Stored data entries
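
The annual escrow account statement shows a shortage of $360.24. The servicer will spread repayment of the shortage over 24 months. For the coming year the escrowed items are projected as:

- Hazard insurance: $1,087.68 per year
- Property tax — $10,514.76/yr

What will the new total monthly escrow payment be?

Hazard insurance — $1,087.68 per year
Property tax — $10,514.76 per year
Yearly total = $1,087.68 + $10,514.76 = $11,602.44
Monthly = $11,602.44 ÷ 12 = $966.87
Shortage per month = $360.24 ÷ 24 = $15.01
Adjusted monthly = $966.87 + $15.01 = $981.88

$981.88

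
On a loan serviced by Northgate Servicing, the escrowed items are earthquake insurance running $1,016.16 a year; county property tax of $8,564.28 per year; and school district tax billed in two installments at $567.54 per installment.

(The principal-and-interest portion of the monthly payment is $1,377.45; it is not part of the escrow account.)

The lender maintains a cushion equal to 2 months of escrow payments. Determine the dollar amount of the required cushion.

Earthquake insurance — $1,016.16
County property tax — $8,564.28
School district tax — $567.54 × 2 = $1,135.08
Annual escrow total = $10,715.52
Monthly = $10,715.52 / 12 = $892.96
Cushion = 2 × $892.96 = $1,785.92

$1,785.92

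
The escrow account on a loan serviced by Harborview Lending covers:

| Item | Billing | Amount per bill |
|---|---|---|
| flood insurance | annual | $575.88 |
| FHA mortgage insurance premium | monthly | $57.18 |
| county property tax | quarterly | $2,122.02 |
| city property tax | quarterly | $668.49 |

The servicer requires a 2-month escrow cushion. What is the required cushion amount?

$2,070.68

Flood insurance: $575.88
FHA mortgage insurance premium: $57.18 × 12 = $686.16
County property tax: $2,122.02 × 4 = $8,488.08
City property tax: $668.49 × 4 = $2,673.96
Annual escrow total = $575.88 + $686.16 + $8,488.08 + $2,673.96 = $12,424.08
Monthly = $12,424.08 ÷ 12 = $1,035.34
Cushion = 2 × $1,035.34 = $2,070.68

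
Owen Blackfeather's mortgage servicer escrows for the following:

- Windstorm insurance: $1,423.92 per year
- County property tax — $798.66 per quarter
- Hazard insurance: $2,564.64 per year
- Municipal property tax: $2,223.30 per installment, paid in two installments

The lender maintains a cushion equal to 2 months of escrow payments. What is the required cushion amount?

$1,938.30

Windstorm insurance: $1,423.92
County property tax: $798.66 × 4 = $3,194.64
Hazard insurance: $2,564.64
Municipal property tax: $2,223.30 × 2 = $4,446.60
Combined annual = $11,629.80
Base monthly escrow = $11,629.80 / 12 = $969.15
Cushion = 2 × $969.15 = $1,938.30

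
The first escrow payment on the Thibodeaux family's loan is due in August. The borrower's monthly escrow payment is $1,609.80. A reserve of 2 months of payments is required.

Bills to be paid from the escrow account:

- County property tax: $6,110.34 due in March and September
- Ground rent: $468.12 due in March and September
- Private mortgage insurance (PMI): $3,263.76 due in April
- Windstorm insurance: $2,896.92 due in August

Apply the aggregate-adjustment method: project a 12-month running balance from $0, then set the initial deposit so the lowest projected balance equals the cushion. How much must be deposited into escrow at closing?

$9,475.38

Cushion = 2 × $1,609.80 = $3,219.60
Trial balance (start $0, +$1,609.80 each month, − disbursements):
  Aug: +$1,609.80 − $2,896.92 → -$1,287.12
  Sep: +$1,609.80 − $6,578.46 → -$6,255.78
  Oct: +$1,609.80 → -$4,645.98
  Nov: +$1,609.80 → -$3,036.18
  Dec: +$1,609.80 → -$1,426.38
  Jan: +$1,609.80 → $183.42
  Feb: +$1,609.80 → $1,793.22
  Mar: +$1,609.80 − $6,578.46 → -$3,175.44
  Apr: +$1,609.80 − $3,263.76 → -$4,829.40
  May: +$1,609.80 → -$3,219.60
  Jun: +$1,609.80 → -$1,609.80
  Jul: +$1,609.80 → $0.00
Lowest trial balance = -$6,255.78 (Sep)
Initial deposit = cushion − low point = $3,219.60 − (-$6,255.78) = $9,475.38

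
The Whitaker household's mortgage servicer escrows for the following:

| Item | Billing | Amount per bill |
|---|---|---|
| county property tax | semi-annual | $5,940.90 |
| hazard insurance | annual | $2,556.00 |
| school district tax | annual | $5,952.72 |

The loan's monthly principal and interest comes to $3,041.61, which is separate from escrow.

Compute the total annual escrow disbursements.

County property tax = $5,940.90 × 2 = $11,881.80 annually
Hazard insurance = $2,556.00 annually
School district tax = $5,952.72 annually
Annual escrow total = $11,881.80 + $2,556.00 + $5,952.72 = $20,390.52

$20,390.52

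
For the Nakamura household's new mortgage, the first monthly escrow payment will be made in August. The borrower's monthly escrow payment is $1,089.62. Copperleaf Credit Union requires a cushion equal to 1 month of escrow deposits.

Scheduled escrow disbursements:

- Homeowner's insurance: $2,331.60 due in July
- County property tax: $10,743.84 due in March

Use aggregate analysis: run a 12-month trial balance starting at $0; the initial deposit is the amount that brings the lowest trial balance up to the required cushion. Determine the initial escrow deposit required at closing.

Cushion = 1 × $1,089.62 = $1,089.62
Trial balance (start $0, +$1,089.62 each month, − disbursements):
  Aug: +$1,089.62 → $1,089.62
  Sep: +$1,089.62 → $2,179.24
  Oct: +$1,089.62 → $3,268.86
  Nov: +$1,089.62 → $4,358.48
  Dec: +$1,089.62 → $5,448.10
  Jan: +$1,089.62 → $6,537.72
  Feb: +$1,089.62 → $7,627.34
  Mar: +$1,089.62 − $10,743.84 → -$2,026.88
  Apr: +$1,089.62 → -$937.26
  May: +$1,089.62 → $152.36
  Jun: +$1,089.62 → $1,241.98
  Jul: +$1,089.62 − $2,331.60 → $0.00
Lowest trial balance = -$2,026.88 (Mar)
Initial deposit = cushion − low point = $1,089.62 − (-$2,026.88) = $3,116.50

$3,116.50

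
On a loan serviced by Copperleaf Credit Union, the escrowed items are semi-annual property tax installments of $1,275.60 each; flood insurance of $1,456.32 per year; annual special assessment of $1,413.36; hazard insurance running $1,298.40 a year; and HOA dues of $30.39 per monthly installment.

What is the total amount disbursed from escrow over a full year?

Property tax = $1,275.60 × 2 = $2,551.20 annually
Flood insurance = $1,456.32 annually
Special assessment = $1,413.36 annually
Hazard insurance = $1,298.40 annually
HOA dues = $30.39 × 12 = $364.68 annually
Total per year = $2,551.20 + $1,456.32 + $1,413.36 + $1,298.40 + $364.68 = $7,083.96

$7,083.96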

▸ Task description: In the entries above, find the line with "- Private mortgage" and the line with "- Windstorm insurance: $2,896.92", then restate word for word both of them and every line between, with nothing more.

▸ Solution:
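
- Private mortgage insurance (PMI): $3,263.76 due in April
- Windstorm insurance: $2,896.92 due in August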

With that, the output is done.